**Task objective:** For every line in the data below that contains "solve", copy the line.
════════════════════
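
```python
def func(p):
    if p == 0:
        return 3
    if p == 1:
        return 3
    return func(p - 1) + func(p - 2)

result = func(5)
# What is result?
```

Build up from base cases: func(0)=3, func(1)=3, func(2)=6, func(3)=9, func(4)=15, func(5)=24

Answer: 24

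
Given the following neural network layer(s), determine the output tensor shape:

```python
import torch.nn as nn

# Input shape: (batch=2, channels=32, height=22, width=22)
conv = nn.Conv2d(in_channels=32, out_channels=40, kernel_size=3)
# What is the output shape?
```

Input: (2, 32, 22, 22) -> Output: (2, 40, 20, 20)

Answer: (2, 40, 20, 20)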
════════════════════
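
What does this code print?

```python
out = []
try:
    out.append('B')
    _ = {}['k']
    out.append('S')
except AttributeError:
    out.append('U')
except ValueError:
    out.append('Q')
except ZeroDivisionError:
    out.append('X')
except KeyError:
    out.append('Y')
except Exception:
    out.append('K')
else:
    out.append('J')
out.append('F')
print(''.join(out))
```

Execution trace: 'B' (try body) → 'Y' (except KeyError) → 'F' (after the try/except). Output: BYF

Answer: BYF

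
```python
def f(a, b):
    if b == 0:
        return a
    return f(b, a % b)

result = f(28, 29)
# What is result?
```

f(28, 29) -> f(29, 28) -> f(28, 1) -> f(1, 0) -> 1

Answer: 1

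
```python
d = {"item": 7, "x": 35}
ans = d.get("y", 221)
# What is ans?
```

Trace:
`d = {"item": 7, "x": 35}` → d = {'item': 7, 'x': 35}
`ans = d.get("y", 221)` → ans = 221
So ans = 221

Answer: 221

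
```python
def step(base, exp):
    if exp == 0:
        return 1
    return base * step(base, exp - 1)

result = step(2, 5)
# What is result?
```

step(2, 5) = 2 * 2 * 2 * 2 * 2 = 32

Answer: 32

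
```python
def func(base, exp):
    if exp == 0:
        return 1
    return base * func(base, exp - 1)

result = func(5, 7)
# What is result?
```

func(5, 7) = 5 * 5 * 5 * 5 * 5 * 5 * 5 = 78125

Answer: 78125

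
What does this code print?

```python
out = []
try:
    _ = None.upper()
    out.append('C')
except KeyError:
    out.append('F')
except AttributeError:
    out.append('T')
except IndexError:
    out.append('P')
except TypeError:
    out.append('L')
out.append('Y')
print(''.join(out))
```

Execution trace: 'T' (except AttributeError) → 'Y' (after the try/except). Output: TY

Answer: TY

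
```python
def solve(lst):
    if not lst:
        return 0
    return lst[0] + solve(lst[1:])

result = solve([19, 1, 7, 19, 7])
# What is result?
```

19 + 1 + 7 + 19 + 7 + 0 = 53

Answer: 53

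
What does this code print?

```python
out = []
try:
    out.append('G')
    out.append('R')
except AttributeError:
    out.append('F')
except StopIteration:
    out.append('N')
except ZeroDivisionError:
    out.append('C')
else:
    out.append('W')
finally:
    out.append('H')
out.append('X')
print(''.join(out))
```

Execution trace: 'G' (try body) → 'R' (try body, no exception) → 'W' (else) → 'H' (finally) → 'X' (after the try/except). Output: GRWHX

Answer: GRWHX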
════════════════════
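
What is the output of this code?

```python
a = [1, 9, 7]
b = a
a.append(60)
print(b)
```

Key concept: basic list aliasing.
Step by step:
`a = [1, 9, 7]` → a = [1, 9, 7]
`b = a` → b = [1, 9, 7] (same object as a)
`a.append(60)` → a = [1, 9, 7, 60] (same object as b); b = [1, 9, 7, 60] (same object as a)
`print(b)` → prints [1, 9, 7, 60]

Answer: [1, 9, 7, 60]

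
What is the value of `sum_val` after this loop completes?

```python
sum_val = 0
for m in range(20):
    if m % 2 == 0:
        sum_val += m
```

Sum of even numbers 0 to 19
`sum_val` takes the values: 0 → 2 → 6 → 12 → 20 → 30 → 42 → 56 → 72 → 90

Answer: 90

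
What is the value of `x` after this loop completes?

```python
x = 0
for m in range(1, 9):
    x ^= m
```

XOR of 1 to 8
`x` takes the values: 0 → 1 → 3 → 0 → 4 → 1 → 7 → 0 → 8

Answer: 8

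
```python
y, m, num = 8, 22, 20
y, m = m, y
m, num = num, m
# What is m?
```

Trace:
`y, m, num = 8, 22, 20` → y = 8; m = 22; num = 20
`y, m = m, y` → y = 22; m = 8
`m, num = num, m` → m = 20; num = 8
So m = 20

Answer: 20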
════════════════════
**Task solution:**
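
def solve(lst):
    return lst[0] + solve(lst[1:])
result = solve([19, 1, 7, 19, 7])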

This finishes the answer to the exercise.